→ **SUPPLIED RECORDS**:
**********

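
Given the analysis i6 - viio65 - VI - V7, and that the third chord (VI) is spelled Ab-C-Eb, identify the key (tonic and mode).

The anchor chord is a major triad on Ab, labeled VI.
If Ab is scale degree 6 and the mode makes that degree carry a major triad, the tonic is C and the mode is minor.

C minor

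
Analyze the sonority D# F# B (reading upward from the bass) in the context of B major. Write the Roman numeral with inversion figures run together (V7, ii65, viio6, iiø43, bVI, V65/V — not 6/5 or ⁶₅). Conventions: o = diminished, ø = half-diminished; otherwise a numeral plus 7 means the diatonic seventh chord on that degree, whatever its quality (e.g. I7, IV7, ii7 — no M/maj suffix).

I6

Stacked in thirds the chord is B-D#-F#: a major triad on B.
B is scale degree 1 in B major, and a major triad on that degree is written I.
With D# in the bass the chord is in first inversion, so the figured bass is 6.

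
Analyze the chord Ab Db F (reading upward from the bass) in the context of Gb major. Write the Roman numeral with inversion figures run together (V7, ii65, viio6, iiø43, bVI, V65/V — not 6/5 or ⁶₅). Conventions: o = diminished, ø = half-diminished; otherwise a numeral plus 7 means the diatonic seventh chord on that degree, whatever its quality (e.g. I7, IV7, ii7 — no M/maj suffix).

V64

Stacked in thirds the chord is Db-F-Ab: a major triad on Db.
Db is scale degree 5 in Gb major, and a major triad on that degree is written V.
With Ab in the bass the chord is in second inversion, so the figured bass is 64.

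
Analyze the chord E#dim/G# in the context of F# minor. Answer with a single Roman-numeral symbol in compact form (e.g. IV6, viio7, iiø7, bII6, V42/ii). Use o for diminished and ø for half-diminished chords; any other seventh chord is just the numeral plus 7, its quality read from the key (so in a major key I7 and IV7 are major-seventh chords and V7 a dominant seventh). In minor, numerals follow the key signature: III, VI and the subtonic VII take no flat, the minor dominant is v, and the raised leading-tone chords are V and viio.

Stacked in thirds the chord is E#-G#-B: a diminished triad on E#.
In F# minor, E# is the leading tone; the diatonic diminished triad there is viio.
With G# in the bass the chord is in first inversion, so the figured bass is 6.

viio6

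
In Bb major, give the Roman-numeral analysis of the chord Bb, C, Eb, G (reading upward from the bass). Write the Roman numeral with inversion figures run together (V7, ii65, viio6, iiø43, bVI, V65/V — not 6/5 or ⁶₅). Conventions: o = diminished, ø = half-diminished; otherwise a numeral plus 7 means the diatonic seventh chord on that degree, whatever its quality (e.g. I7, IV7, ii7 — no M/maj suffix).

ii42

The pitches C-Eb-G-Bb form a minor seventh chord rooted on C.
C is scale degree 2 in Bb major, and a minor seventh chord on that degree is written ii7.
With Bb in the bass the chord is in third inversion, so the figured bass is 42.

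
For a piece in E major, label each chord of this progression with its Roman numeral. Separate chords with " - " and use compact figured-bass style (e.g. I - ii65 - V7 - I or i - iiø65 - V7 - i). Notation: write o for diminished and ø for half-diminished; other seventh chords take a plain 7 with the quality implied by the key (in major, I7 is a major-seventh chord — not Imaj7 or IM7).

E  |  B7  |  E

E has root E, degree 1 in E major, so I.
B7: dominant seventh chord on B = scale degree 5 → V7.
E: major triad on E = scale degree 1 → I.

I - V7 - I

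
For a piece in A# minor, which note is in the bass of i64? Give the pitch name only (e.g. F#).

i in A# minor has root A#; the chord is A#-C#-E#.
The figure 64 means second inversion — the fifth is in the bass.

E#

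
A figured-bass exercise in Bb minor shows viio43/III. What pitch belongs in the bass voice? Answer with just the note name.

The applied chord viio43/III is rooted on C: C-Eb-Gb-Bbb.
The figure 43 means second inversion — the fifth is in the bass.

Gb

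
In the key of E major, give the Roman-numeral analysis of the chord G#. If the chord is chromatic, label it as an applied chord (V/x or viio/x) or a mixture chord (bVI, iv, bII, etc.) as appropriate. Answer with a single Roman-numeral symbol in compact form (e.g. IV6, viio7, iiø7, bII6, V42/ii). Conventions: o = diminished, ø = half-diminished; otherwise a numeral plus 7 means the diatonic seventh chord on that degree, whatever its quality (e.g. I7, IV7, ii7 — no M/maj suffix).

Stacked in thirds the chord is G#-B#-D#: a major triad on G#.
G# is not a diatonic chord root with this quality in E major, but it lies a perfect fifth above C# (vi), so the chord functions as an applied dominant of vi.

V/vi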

**********

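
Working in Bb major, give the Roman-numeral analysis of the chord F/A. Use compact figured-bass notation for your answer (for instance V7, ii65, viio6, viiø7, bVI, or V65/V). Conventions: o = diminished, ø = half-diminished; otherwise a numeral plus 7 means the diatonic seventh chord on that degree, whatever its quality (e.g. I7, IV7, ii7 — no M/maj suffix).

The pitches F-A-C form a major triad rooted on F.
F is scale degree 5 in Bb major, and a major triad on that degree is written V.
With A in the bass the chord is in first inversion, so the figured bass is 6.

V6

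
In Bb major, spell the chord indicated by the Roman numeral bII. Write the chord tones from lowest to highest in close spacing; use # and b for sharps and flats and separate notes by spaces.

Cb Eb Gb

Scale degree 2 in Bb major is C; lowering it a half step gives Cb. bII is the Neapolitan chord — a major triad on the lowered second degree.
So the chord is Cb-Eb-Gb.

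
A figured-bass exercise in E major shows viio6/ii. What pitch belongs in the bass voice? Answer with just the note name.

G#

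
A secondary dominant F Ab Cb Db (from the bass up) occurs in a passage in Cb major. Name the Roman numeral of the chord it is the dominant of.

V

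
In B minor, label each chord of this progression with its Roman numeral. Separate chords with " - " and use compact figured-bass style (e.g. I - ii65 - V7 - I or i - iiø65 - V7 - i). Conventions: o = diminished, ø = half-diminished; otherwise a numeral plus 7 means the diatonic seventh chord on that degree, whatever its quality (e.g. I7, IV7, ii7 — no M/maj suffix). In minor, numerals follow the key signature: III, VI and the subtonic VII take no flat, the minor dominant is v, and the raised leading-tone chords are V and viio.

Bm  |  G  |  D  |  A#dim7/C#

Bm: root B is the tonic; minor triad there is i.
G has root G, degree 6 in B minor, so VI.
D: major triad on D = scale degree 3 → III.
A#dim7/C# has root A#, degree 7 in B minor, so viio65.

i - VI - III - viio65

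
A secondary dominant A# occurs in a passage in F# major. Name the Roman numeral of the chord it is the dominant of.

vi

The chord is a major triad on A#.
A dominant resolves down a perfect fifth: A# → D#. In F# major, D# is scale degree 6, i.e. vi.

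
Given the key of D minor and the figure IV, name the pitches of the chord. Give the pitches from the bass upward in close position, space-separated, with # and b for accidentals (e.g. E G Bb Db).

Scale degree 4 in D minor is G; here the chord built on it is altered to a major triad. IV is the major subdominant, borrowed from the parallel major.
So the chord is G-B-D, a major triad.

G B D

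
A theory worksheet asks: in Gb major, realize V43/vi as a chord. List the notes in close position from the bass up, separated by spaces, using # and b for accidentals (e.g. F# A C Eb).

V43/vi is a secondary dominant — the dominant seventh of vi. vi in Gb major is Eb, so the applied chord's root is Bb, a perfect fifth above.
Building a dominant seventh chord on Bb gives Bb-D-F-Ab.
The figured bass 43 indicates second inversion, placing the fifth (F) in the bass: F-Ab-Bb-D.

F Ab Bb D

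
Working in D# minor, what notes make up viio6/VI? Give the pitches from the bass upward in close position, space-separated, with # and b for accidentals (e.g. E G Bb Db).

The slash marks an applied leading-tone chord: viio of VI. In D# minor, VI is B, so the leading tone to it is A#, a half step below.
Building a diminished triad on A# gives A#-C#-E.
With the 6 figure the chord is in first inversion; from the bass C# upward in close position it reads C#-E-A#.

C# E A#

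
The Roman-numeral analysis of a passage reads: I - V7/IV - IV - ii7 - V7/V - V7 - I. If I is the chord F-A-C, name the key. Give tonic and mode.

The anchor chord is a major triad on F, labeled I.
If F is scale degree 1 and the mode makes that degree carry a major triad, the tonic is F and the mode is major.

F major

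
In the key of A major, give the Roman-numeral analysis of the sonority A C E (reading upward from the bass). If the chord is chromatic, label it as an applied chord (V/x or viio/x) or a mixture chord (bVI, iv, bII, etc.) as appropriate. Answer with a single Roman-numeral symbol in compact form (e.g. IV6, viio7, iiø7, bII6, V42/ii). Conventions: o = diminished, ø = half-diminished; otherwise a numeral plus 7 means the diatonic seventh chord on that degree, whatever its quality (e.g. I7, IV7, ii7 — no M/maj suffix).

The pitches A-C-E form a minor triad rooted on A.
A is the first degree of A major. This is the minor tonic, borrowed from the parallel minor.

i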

**********

→ **TRY IT**: Look through the records above and please copy every line in which the string "each" occurs.

→ **EXPECTED ANSWER**:
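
For a piece in E major, label each chord of this progression with its Roman numeral. Separate chords with " - " and use compact figured-bass style (e.g. I - ii65 - V7 - I or i - iiø65 - V7 - i). Notation: write o for diminished and ø for half-diminished; other seventh chords take a plain 7 with the quality implied by the key (in major, I7 is a major-seventh chord — not Imaj7 or IM7).
In B minor, label each chord of this progression with its Roman numeral. Separate chords with " - " and use compact figured-bass style (e.g. I - ii65 - V7 - I or i - iiø65 - V7 - i). Conventions: o = diminished, ø = half-diminished; otherwise a numeral plus 7 means the diatonic seventh chord on that degree, whatever its quality (e.g. I7, IV7, ii7 — no M/maj suffix). In minor, numerals follow the key signature: III, VI and the subtonic VII take no flat, the minor dominant is v, and the raised leading-tone chords are V and viio.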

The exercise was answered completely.